_Problem requirements_. Look through the listing below and write out exactly the lines from the line with "(5) Iteratively Factor: u^3 + 6*u^2 - 32" to the line with "f(m) = -3*exp(m)/(-4*exp(4*m)", both included, and no others.

_Available records_.
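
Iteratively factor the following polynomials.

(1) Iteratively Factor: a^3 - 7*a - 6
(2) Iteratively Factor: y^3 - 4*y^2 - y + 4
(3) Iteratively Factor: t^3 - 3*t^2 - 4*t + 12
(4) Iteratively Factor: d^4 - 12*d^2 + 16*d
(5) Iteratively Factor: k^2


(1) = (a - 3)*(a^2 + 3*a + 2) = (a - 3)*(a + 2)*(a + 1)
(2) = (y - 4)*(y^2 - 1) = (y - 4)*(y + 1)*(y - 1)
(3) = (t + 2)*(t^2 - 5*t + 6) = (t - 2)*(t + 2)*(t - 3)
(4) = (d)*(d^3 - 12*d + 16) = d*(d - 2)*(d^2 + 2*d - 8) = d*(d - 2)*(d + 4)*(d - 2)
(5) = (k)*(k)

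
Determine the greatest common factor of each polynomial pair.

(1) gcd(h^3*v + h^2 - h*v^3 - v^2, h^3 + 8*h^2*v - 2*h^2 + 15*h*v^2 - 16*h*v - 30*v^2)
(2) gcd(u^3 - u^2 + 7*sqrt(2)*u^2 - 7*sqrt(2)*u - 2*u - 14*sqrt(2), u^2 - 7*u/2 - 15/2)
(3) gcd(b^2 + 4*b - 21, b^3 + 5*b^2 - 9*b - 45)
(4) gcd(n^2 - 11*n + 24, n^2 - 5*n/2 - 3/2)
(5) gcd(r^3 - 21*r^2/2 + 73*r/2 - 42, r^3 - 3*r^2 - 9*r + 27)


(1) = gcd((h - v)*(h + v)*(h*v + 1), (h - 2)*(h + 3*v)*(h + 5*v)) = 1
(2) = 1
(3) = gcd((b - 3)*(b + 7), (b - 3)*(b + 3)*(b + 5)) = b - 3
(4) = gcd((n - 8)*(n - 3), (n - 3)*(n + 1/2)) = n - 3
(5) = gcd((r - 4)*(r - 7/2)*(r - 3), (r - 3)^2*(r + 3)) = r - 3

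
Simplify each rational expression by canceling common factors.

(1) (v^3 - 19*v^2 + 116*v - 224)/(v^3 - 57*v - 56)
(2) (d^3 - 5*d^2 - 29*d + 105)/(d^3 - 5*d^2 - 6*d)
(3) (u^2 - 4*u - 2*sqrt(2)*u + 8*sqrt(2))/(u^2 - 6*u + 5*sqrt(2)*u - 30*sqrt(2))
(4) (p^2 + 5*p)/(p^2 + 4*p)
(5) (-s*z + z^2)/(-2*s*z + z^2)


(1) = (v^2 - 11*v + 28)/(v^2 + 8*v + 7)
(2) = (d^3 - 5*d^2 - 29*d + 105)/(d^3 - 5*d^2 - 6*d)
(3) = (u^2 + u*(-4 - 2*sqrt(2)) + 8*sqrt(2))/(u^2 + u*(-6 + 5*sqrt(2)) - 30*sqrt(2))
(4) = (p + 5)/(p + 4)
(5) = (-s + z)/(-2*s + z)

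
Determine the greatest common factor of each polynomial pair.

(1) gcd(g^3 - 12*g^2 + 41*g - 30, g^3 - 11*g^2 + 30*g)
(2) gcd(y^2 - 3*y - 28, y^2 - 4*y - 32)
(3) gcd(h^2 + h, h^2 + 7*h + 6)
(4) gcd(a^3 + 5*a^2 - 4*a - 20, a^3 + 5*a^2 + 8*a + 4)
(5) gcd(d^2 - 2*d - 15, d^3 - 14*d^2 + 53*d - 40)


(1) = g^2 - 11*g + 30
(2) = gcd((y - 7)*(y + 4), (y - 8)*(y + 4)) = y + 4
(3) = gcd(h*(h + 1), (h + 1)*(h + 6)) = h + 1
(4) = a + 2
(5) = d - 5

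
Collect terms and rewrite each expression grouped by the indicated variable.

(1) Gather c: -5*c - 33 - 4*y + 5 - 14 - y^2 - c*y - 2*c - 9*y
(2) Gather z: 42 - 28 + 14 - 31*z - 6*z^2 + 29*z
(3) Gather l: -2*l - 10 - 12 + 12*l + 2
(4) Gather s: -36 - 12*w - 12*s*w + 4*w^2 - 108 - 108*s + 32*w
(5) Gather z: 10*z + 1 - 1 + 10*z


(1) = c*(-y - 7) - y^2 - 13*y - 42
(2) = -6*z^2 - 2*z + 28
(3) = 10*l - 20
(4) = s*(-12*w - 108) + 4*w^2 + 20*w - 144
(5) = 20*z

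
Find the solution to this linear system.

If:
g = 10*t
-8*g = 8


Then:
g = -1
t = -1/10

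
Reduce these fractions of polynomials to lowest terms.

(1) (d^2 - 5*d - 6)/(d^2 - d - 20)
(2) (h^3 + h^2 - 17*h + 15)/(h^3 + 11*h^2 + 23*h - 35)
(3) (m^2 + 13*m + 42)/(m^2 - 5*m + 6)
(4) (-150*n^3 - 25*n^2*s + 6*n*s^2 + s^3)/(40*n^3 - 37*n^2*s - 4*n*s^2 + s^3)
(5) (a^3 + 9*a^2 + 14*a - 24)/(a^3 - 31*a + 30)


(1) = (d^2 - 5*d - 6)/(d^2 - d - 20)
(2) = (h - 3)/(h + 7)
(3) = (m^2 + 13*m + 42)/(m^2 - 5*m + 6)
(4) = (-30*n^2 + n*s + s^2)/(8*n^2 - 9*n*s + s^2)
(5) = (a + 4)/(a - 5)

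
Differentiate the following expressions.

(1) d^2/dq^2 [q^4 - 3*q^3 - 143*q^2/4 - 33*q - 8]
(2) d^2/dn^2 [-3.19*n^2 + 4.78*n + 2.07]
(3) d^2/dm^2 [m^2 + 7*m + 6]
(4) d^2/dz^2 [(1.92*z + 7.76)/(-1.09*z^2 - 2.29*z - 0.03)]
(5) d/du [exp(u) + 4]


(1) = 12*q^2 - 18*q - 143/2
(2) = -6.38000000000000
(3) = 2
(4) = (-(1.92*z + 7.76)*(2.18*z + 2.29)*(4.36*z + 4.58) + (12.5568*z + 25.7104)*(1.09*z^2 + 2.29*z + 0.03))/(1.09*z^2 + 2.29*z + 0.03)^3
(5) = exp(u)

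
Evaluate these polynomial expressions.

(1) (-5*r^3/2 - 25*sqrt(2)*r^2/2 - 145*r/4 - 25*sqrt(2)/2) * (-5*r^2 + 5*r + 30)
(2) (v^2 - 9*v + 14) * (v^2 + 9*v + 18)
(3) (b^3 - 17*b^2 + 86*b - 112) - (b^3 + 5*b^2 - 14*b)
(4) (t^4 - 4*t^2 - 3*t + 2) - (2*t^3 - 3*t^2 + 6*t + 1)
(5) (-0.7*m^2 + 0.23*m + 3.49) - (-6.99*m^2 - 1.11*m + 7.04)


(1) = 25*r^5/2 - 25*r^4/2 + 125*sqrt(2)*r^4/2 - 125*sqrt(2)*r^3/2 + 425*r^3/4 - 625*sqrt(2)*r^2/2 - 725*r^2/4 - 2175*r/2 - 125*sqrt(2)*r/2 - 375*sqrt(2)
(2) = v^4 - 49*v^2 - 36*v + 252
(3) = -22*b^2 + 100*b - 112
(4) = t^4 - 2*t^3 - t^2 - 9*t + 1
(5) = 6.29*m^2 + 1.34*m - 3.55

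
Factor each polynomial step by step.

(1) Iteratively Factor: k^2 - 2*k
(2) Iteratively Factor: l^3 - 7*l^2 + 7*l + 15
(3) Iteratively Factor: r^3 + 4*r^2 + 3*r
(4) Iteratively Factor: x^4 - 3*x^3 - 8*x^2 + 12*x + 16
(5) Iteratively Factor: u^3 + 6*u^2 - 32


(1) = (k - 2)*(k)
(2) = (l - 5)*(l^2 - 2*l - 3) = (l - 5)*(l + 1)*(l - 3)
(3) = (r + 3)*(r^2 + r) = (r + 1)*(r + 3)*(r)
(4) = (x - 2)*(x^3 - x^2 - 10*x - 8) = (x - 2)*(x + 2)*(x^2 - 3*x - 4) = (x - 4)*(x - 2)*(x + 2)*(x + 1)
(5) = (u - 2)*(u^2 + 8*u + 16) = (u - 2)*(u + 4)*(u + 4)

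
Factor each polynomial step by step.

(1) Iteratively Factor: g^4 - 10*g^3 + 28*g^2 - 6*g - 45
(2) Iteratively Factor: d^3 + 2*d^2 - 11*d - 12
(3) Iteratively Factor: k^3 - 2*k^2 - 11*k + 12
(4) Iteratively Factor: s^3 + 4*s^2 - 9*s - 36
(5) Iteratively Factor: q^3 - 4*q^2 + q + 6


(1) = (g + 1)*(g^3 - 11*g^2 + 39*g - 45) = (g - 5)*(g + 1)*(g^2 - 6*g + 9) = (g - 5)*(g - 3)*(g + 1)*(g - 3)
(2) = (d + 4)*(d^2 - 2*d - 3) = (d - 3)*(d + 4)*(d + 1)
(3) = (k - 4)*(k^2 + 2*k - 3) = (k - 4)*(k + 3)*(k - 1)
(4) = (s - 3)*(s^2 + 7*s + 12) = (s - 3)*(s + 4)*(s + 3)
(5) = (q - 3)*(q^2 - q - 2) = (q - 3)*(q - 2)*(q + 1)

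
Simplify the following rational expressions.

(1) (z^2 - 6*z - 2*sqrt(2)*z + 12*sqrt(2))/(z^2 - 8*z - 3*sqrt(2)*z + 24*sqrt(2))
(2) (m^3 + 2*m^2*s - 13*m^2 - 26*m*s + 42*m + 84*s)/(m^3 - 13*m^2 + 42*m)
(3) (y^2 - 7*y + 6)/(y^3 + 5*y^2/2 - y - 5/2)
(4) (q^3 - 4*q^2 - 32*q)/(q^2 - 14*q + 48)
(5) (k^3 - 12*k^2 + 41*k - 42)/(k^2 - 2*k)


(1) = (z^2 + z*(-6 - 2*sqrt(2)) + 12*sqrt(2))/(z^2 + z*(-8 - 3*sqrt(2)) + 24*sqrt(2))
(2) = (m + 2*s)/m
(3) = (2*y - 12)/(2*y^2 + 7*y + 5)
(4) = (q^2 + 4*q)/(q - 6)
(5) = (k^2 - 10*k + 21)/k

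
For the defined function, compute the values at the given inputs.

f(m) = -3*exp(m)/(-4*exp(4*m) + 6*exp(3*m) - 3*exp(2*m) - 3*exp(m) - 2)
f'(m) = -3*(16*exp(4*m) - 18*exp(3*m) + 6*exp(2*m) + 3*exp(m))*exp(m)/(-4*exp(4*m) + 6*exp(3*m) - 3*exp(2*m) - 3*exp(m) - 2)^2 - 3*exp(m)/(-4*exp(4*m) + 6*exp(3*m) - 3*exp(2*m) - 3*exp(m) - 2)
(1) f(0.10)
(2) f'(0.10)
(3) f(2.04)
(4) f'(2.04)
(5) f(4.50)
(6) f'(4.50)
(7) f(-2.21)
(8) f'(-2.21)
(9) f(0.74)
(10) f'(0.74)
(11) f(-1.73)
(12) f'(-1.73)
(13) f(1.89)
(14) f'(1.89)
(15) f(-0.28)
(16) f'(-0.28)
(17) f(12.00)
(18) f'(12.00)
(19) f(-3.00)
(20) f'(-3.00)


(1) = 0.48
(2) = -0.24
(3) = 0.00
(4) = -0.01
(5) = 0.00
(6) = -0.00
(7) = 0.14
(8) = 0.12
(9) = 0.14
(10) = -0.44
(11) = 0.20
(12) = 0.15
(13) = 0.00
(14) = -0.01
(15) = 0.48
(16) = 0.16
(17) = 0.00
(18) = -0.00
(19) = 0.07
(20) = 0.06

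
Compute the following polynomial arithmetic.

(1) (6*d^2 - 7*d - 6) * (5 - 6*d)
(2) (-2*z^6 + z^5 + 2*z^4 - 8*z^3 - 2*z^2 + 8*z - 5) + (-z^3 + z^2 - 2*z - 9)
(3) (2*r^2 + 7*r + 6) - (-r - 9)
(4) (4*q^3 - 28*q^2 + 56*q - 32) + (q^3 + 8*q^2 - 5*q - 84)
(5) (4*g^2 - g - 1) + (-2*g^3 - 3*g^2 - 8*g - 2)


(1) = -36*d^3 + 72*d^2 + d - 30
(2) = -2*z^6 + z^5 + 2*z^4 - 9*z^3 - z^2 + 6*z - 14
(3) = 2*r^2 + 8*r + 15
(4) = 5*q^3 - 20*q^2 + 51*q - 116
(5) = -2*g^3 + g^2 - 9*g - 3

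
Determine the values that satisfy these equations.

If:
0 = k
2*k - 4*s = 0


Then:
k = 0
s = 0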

_Task output_.
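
(5) Iteratively Factor: u^3 + 6*u^2 - 32


(1) = (k - 2)*(k)
(2) = (l - 5)*(l^2 - 2*l - 3) = (l - 5)*(l + 1)*(l - 3)
(3) = (r + 3)*(r^2 + r) = (r + 1)*(r + 3)*(r)
(4) = (x - 2)*(x^3 - x^2 - 10*x - 8) = (x - 2)*(x + 2)*(x^2 - 3*x - 4) = (x - 4)*(x - 2)*(x + 2)*(x + 1)
(5) = (u - 2)*(u^2 + 8*u + 16) = (u - 2)*(u + 4)*(u + 4)

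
Factor each polynomial step by step.

(1) Iteratively Factor: g^4 - 10*g^3 + 28*g^2 - 6*g - 45
(2) Iteratively Factor: d^3 + 2*d^2 - 11*d - 12
(3) Iteratively Factor: k^3 - 2*k^2 - 11*k + 12
(4) Iteratively Factor: s^3 + 4*s^2 - 9*s - 36
(5) Iteratively Factor: q^3 - 4*q^2 + q + 6


(1) = (g + 1)*(g^3 - 11*g^2 + 39*g - 45) = (g - 5)*(g + 1)*(g^2 - 6*g + 9) = (g - 5)*(g - 3)*(g + 1)*(g - 3)
(2) = (d + 4)*(d^2 - 2*d - 3) = (d - 3)*(d + 4)*(d + 1)
(3) = (k - 4)*(k^2 + 2*k - 3) = (k - 4)*(k + 3)*(k - 1)
(4) = (s - 3)*(s^2 + 7*s + 12) = (s - 3)*(s + 4)*(s + 3)
(5) = (q - 3)*(q^2 - q - 2) = (q - 3)*(q - 2)*(q + 1)

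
Simplify the following rational expressions.

(1) (z^2 - 6*z - 2*sqrt(2)*z + 12*sqrt(2))/(z^2 - 8*z - 3*sqrt(2)*z + 24*sqrt(2))
(2) (m^3 + 2*m^2*s - 13*m^2 - 26*m*s + 42*m + 84*s)/(m^3 - 13*m^2 + 42*m)
(3) (y^2 - 7*y + 6)/(y^3 + 5*y^2/2 - y - 5/2)
(4) (q^3 - 4*q^2 - 32*q)/(q^2 - 14*q + 48)
(5) (k^3 - 12*k^2 + 41*k - 42)/(k^2 - 2*k)


(1) = (z^2 + z*(-6 - 2*sqrt(2)) + 12*sqrt(2))/(z^2 + z*(-8 - 3*sqrt(2)) + 24*sqrt(2))
(2) = (m + 2*s)/m
(3) = (2*y - 12)/(2*y^2 + 7*y + 5)
(4) = (q^2 + 4*q)/(q - 6)
(5) = (k^2 - 10*k + 21)/k

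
For the defined function, compute the values at the given inputs.

f(m) = -3*exp(m)/(-4*exp(4*m) + 6*exp(3*m) - 3*exp(2*m) - 3*exp(m) - 2)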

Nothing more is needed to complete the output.